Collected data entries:
►

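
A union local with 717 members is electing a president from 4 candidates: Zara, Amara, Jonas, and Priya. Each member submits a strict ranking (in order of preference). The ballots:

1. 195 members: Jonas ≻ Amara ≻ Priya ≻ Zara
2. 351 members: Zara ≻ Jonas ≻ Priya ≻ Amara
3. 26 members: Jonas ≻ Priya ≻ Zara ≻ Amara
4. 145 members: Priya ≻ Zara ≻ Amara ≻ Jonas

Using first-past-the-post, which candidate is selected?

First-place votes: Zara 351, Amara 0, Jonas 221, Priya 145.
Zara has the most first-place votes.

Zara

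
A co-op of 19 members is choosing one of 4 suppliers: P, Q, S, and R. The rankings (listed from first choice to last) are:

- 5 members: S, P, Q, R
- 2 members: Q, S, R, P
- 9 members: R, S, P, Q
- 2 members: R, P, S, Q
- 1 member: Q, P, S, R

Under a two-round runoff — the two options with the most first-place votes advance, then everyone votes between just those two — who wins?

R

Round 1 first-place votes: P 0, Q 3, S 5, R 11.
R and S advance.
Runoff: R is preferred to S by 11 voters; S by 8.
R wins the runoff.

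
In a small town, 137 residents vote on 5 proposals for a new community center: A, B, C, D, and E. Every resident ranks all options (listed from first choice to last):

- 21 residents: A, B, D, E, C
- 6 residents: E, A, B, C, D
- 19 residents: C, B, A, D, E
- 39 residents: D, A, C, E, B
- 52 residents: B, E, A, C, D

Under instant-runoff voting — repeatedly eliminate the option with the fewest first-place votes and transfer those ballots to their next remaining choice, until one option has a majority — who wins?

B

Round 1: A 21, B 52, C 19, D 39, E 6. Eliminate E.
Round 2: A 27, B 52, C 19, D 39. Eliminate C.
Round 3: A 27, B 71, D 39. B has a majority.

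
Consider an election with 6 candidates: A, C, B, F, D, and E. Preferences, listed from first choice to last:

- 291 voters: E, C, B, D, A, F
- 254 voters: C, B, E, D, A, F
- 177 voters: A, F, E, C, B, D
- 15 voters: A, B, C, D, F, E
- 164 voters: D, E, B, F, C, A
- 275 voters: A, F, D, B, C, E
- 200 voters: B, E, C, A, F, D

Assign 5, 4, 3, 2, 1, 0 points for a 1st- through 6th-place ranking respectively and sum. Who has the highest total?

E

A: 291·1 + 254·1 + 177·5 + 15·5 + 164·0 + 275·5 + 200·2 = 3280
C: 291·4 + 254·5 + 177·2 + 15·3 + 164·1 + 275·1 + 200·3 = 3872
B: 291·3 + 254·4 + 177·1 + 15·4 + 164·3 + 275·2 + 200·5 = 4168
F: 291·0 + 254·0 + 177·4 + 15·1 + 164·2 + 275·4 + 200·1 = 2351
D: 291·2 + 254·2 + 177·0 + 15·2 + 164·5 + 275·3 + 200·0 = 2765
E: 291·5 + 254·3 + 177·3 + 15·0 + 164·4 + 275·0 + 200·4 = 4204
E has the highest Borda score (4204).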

◄

» TASK TO CARRY OUT:
What is needed is a verbatim copy of every line in the records above from the one containing "- 177 voters: A, F, E, C, B, D" down to the one containing "- 200 voters: B, E, C, A, F, D", both included, and nothing more.

» REPLY TO THE EXERCISE:
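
- 177 voters: A, F, E, C, B, D
- 15 voters: A, B, C, D, F, E
- 164 voters: D, E, B, F, C, A
- 275 voters: A, F, D, B, C, E
- 200 voters: B, E, C, A, F, D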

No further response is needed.